#### [ACTION ITEM]
Report each line of the data that contains the string "list".

++++ PROVIDED RECORDS ++++

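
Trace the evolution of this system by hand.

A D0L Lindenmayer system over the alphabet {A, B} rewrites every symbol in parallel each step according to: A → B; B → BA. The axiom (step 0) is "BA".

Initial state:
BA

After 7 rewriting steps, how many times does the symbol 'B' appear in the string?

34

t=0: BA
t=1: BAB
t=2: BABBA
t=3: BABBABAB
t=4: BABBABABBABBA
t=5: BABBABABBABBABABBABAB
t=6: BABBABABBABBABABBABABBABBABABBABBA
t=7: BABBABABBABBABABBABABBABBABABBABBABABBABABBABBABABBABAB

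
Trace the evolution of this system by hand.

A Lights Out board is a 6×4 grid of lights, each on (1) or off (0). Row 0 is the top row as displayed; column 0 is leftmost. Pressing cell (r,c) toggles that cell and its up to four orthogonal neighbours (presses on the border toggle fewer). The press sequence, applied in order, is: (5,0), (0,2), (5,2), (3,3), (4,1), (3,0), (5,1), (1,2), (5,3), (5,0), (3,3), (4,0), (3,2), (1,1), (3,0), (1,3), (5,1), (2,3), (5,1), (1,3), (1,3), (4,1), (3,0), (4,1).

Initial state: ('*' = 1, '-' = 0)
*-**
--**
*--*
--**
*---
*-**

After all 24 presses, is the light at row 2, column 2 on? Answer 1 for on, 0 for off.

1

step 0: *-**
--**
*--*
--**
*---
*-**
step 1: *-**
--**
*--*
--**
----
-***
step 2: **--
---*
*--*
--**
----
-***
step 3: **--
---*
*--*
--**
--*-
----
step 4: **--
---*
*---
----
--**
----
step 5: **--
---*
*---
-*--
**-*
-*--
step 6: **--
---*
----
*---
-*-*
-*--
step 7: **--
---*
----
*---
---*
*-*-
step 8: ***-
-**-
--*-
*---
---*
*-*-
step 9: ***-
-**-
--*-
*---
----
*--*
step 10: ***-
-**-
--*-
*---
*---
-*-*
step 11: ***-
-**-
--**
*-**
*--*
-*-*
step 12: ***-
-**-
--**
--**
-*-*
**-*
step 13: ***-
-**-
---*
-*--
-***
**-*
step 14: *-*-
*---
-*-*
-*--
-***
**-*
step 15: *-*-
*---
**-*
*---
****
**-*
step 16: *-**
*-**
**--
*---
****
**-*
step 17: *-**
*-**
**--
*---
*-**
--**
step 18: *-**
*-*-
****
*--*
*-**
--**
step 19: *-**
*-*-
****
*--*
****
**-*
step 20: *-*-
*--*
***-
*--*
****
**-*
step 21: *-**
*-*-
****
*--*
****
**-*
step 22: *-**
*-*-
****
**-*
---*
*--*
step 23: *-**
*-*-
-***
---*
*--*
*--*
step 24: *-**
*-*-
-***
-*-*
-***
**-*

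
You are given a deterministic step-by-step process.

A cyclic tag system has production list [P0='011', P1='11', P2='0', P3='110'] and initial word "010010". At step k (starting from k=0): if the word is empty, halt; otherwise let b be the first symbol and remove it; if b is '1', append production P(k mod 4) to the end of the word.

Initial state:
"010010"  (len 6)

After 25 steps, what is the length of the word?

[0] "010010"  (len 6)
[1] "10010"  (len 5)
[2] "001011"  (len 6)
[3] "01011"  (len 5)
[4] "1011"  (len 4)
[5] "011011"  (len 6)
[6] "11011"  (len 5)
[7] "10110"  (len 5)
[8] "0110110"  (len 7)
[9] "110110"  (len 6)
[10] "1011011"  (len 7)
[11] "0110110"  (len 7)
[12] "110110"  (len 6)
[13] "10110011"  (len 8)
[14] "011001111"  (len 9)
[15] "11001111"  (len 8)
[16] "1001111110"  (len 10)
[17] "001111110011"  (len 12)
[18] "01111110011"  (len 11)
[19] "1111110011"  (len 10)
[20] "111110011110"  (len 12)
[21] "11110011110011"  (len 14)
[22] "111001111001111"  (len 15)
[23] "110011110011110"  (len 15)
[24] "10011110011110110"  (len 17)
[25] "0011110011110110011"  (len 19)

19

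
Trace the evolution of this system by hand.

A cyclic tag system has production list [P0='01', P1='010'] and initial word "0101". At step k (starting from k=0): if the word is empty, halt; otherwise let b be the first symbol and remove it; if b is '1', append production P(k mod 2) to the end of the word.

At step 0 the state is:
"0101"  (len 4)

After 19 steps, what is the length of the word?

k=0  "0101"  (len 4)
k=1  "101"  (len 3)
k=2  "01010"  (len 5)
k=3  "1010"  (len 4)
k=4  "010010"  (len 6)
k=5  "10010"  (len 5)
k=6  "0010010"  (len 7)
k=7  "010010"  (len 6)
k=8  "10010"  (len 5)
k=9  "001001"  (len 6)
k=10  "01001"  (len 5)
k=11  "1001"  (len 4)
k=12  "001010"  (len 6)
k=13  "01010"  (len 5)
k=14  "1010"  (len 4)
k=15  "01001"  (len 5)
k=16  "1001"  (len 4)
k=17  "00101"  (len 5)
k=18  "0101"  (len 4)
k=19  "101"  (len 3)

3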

++++
++++ PROVIDED RECORDS ++++

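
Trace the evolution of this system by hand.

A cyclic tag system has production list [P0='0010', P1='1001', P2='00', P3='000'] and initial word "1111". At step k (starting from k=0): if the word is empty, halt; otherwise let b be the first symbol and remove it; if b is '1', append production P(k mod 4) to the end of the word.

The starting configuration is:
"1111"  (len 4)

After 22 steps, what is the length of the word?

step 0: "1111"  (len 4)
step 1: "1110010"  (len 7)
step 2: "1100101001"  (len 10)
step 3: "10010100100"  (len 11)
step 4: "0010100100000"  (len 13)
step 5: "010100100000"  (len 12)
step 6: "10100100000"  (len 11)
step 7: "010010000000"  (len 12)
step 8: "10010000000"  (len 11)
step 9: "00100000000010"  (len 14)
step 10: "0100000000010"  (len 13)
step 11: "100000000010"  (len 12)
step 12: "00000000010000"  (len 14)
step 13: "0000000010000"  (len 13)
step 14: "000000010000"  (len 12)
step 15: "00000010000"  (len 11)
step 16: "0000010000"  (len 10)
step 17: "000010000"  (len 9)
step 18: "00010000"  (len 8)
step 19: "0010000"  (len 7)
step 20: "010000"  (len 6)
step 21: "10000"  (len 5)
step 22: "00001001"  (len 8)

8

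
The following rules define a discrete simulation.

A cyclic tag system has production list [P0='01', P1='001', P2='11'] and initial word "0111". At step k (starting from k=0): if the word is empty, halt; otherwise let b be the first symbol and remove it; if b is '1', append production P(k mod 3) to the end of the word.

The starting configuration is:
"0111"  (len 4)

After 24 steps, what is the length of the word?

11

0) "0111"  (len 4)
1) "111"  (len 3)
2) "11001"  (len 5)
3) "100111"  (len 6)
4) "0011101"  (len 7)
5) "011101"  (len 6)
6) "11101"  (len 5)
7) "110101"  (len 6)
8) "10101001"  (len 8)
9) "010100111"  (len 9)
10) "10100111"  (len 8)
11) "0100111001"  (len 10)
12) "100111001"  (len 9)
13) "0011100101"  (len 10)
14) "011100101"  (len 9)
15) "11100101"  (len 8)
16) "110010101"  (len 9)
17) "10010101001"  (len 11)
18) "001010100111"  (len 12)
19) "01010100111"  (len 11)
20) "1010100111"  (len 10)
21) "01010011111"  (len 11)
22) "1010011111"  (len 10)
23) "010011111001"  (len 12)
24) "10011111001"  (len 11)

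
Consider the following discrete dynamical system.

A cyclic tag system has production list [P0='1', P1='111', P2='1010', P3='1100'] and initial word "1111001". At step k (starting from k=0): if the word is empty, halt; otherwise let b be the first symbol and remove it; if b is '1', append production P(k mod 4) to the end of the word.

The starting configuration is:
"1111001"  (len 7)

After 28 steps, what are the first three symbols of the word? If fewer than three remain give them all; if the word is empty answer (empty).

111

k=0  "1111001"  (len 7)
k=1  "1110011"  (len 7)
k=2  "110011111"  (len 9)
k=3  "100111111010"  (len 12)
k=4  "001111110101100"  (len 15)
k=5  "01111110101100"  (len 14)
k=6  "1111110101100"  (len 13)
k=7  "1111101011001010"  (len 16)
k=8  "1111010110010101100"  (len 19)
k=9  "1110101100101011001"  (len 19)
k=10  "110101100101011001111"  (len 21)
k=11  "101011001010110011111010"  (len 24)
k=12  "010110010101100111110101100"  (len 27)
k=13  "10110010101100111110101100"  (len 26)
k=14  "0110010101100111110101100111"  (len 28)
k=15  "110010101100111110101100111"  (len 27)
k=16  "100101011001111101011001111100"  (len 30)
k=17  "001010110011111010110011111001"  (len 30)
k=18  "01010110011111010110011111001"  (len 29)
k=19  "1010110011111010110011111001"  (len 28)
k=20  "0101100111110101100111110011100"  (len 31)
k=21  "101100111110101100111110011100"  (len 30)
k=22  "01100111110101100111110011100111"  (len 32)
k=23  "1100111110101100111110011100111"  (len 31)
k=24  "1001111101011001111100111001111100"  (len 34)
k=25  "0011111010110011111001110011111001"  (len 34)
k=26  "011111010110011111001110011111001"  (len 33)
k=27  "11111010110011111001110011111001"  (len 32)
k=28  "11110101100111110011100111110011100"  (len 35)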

++++
++++ PROVIDED RECORDS ++++

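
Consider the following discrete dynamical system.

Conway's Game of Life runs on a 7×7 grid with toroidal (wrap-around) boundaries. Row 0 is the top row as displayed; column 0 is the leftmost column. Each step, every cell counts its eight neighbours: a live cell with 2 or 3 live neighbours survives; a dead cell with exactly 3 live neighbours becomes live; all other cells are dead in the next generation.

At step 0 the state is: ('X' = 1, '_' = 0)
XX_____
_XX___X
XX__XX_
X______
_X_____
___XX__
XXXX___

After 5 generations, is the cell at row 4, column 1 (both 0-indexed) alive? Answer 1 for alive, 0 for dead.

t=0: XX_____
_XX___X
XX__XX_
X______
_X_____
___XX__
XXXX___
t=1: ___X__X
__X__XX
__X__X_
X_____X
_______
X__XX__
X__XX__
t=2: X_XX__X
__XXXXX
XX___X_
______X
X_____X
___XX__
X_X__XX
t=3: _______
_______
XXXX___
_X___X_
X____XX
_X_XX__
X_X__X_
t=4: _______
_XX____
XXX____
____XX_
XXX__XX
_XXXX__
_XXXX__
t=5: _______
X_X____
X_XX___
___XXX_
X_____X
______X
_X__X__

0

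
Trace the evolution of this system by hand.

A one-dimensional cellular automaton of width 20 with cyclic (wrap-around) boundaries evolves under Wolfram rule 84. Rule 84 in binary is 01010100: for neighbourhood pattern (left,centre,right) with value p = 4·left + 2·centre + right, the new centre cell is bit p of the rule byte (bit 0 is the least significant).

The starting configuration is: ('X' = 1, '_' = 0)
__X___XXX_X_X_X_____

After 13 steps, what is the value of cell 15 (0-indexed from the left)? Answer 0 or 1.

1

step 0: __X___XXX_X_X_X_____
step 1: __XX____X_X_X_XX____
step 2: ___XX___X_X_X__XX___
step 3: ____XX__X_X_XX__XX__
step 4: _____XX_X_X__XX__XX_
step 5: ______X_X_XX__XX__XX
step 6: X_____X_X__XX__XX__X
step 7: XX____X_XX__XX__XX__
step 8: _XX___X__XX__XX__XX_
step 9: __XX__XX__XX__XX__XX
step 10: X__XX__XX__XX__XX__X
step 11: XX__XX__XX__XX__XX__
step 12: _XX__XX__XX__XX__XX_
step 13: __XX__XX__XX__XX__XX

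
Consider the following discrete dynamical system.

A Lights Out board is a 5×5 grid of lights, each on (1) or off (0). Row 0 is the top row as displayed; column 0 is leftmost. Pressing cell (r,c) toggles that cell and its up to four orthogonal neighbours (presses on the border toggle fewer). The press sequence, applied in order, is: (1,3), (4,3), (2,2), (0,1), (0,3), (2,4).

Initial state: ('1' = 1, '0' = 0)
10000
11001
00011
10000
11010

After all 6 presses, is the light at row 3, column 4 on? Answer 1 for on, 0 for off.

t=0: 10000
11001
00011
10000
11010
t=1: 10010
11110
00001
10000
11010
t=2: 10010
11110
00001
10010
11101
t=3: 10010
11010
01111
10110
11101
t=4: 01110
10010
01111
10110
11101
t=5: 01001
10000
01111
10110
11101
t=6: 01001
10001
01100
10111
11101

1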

++++

#### [WRITTEN SOLUTION]
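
A cyclic tag system has production list [P0='011', P1='11', P2='0', P3='110'] and initial word "010010". At step k (starting from k=0): if the word is empty, halt; otherwise let b be the first symbol and remove it; if b is '1', append production P(k mod 4) to the end of the word.
A cyclic tag system has production list [P0='01', P1='010'] and initial word "0101". At step k (starting from k=0): if the word is empty, halt; otherwise let b be the first symbol and remove it; if b is '1', append production P(k mod 2) to the end of the word.
A cyclic tag system has production list [P0='0010', P1='1001', P2='00', P3='000'] and initial word "1111". At step k (starting from k=0): if the word is empty, halt; otherwise let b be the first symbol and remove it; if b is '1', append production P(k mod 4) to the end of the word.
A cyclic tag system has production list [P0='01', P1='001', P2='11'] and initial word "0111". At step k (starting from k=0): if the word is empty, halt; otherwise let b be the first symbol and remove it; if b is '1', append production P(k mod 3) to the end of the word.
A cyclic tag system has production list [P0='1', P1='111', P2='1010', P3='1100'] and initial word "1111001". At step k (starting from k=0): if the word is empty, halt; otherwise let b be the first symbol and remove it; if b is '1', append production P(k mod 4) to the end of the word.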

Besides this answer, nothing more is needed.